==== Input material
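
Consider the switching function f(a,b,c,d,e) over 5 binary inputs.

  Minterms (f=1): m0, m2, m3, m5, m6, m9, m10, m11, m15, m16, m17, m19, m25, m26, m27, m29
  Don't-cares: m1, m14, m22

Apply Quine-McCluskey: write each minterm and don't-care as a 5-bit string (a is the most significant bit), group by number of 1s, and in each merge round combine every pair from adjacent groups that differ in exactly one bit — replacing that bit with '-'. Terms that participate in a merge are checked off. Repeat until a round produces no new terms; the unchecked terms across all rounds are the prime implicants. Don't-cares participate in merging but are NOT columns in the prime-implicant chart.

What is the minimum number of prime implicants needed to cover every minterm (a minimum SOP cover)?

7

size-2^0 implicants → 00000(✓)  00001(✓)  00010(✓)  00011(✓)  00101(✓)  00110(✓)  01001(✓)  01010(✓)  01011(✓)  01110(✓)  01111(✓)  10000(✓)  10001(✓)  10011(✓)  10110(✓)  11001(✓)  11010(✓)  11011(✓)  11101(✓)
size-2^1 implicants → -0000(✓)  -0001(✓)  -0011(✓)  -0110  -1001(✓)  -1010(✓)  -1011(✓)  0-001(✓)  0-010(✓)  0-011(✓)  0-110(✓)  00-01  00-10(✓)  000-0(✓)  000-1(✓)  0000-(✓)  0001-(✓)  01-10(✓)  01-11(✓)  010-1(✓)  0101-(✓)  0111-(✓)  1-001(✓)  1-011(✓)  100-1(✓)  1000-(✓)  11-01  110-1(✓)  1101-(✓)
size-2^2 implicants → --001(✓)  --011(✓)  -00-1(✓)  -000-  -10-1(✓)  -101-  0--10  0-0-1(✓)  0-01-  000--  01-1-  1-0-1(✓)
size-2^3 implicants → --0-1
Unchecked terms (primes): --0-1, -000-, -0110, -101-, 0--10, 0-01-, 00-01, 000--, 01-1-, 11-01
Minterm coverage:
  m0 ⊆ -000-,000--
  m2 ⊆ 0--10,0-01-,000--
  m3 ⊆ --0-1,0-01-,000--
  m5 ⊆ 00-01 [E]
  m6 ⊆ -0110,0--10
  m9 ⊆ --0-1 [E]
  m10 ⊆ -101-,0--10,0-01-,01-1-
  m11 ⊆ --0-1,-101-,0-01-,01-1-
  m15 ⊆ 01-1- [E]
  m16 ⊆ -000- [E]
  m17 ⊆ --0-1,-000-
  m19 ⊆ --0-1 [E]
  m25 ⊆ --0-1,11-01
  m26 ⊆ -101- [E]
  m27 ⊆ --0-1,-101-
  m29 ⊆ 11-01 [E]
E = {--0-1, -000-, -101-, 00-01, 01-1-, 11-01}
Petrick residual → 0--10
Cover = c'e + b'c'd' + bc'd + a'de' + a'b'd'e + a'bd + abd'e  |cover|=7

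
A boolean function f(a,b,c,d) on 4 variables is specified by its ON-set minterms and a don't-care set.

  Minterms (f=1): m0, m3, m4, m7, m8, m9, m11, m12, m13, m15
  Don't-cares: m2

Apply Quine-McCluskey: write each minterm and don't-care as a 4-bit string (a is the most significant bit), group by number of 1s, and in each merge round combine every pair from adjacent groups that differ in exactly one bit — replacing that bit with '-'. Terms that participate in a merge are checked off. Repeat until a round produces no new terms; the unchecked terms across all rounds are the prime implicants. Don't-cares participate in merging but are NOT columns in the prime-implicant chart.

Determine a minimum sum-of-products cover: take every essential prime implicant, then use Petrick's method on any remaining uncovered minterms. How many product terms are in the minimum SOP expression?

[col 0] 0000*, 0010*, 0011*, 0100*, 0111*, 1000*, 1001*, 1011*, 1100*, 1101*, 1111*
[col 1] -000*, -011*, -100*, -111*, 0-00*, 0-11*, 00-0, 001-, 1-00*, 1-01*, 1-11*, 10-1*, 100-*, 11-1*, 110-*
[col 2] --00, --11, 1--1, 1-0-
Prime implicants: --00, --11, 00-0, 001-, 1--1, 1-0-
PI chart (minterm → PIs covering it):
  0 | --00,00-0
  3 | --11,001-
  4 | --00  (sole → essential)
  7 | --11  (sole → essential)
  8 | --00,1-0-
  9 | 1--1,1-0-
  11 | --11,1--1
  12 | --00,1-0-
  13 | 1--1,1-0-
  15 | --11,1--1
Essential prime implicants: --00, --11
Petrick residual → 1--1
Minimum SOP uses 3 PIs: c'd' + cd + ad

3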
========
**Action item:**
What you return should be the lines from the start of the data through the line with "a 5-bit string", quoted exactly and nothing more.

**Solution to the problem:**
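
Consider the switching function f(a,b,c,d,e) over 5 binary inputs.

  Minterms (f=1): m0, m2, m3, m5, m6, m9, m10, m11, m15, m16, m17, m19, m25, m26, m27, m29
  Don't-cares: m1, m14, m22

Apply Quine-McCluskey: write each minterm and don't-care as a 5-bit string (a is the most significant bit), group by number of 1s, and in each merge round combine every pair from adjacent groups that differ in exactly one bit — replacing that bit with '-'. Terms that participate in a merge are checked off. Repeat until a round produces no new terms; the unchecked terms across all rounds are the prime implicants. Don't-cares participate in merging but are NOT columns in the prime-implicant chart.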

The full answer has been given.